The lines to copy are those with "points" in them. Pull each one from the entries below.

[Saved entries]
"""
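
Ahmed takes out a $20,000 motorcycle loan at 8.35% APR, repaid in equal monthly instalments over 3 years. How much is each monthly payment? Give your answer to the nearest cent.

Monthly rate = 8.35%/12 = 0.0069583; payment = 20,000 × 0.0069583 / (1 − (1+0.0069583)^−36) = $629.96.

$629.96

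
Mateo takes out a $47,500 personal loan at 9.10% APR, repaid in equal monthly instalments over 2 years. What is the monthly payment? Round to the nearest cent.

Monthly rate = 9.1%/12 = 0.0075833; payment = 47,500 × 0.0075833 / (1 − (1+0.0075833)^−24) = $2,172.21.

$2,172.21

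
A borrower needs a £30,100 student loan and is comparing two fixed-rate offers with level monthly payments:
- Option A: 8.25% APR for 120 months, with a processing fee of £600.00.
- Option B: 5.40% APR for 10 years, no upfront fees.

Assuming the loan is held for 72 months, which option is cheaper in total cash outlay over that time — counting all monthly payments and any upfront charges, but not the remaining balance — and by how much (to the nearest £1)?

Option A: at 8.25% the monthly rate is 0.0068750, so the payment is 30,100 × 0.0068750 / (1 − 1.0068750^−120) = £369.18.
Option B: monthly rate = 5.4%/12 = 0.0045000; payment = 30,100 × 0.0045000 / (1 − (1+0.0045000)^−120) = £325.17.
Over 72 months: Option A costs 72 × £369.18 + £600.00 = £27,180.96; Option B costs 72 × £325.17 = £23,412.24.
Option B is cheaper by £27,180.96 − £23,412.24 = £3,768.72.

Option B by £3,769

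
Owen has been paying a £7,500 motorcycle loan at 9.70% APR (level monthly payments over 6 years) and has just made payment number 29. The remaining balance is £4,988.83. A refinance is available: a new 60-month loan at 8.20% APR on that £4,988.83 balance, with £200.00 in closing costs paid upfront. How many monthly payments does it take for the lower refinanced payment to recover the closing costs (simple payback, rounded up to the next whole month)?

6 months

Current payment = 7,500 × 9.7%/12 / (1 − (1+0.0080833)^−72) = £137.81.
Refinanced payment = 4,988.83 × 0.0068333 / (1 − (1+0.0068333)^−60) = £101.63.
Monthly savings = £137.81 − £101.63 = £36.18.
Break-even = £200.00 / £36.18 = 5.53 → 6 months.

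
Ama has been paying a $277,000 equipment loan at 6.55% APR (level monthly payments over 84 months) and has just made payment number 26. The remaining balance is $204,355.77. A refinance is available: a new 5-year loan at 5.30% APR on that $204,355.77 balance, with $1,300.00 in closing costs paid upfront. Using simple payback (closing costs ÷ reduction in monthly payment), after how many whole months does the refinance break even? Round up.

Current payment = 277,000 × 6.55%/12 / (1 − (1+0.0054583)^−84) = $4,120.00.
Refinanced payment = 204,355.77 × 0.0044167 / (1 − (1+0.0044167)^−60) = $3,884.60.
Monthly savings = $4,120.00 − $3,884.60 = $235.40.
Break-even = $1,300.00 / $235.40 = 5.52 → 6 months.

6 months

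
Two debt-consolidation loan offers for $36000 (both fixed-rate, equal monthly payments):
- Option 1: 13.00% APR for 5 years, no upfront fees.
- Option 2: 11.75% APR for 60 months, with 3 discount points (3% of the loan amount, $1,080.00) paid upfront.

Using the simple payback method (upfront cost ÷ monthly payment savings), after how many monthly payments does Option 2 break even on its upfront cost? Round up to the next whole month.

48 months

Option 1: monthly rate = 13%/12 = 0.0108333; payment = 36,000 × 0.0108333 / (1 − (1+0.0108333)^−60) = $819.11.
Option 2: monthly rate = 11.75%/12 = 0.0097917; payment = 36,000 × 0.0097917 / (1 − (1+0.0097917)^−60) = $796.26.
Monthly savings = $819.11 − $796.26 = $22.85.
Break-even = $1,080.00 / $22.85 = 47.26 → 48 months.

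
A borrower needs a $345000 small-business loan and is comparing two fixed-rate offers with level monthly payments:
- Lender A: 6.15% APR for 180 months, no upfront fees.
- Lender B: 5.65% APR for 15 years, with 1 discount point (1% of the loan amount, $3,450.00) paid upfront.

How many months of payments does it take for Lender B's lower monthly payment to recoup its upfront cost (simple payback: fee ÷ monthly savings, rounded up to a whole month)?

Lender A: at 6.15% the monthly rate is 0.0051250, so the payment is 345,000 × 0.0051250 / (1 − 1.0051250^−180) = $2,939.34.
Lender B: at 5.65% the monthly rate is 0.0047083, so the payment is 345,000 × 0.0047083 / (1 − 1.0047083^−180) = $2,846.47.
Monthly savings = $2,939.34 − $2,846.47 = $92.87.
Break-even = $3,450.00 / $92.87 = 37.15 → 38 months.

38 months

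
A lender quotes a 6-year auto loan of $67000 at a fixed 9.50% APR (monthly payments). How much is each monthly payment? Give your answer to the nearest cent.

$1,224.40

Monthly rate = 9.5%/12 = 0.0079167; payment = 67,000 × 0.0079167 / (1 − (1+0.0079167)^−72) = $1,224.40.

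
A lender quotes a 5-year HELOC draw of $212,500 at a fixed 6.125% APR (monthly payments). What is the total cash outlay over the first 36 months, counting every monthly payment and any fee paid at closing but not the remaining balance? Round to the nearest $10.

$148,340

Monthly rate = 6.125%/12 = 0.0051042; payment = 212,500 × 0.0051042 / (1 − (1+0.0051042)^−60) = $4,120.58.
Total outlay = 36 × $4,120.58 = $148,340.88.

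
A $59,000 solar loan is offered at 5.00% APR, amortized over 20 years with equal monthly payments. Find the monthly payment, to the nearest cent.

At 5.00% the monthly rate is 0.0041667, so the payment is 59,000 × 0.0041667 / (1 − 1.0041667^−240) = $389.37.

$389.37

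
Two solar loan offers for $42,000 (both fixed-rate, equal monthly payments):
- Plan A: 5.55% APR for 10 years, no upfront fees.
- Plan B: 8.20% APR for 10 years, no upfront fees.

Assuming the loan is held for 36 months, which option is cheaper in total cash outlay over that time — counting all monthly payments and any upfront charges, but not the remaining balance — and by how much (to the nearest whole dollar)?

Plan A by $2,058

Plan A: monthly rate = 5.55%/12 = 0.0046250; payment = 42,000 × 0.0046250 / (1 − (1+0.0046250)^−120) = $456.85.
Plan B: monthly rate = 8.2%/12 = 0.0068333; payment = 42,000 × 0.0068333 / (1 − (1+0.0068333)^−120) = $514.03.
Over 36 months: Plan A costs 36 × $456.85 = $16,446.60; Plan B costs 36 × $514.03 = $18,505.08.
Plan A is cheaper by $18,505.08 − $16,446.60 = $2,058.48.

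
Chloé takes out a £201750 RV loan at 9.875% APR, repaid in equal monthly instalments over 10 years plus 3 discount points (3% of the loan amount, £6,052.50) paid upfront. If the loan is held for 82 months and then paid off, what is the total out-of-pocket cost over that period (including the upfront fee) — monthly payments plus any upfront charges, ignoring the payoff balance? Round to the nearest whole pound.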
"""
_Problem solution:_
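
- Option 2: 11.75% APR for 60 months, with 3 discount points (3% of the loan amount, $1,080.00) paid upfront.
Chloé takes out a £201750 RV loan at 9.875% APR, repaid in equal monthly instalments over 10 years plus 3 discount points (3% of the loan amount, £6,052.50) paid upfront. If the loan is held for 82 months and then paid off, what is the total out-of-pocket cost over that period (including the upfront fee) — monthly payments plus any upfront charges, ignoring the payoff balance? Round to the nearest whole pound.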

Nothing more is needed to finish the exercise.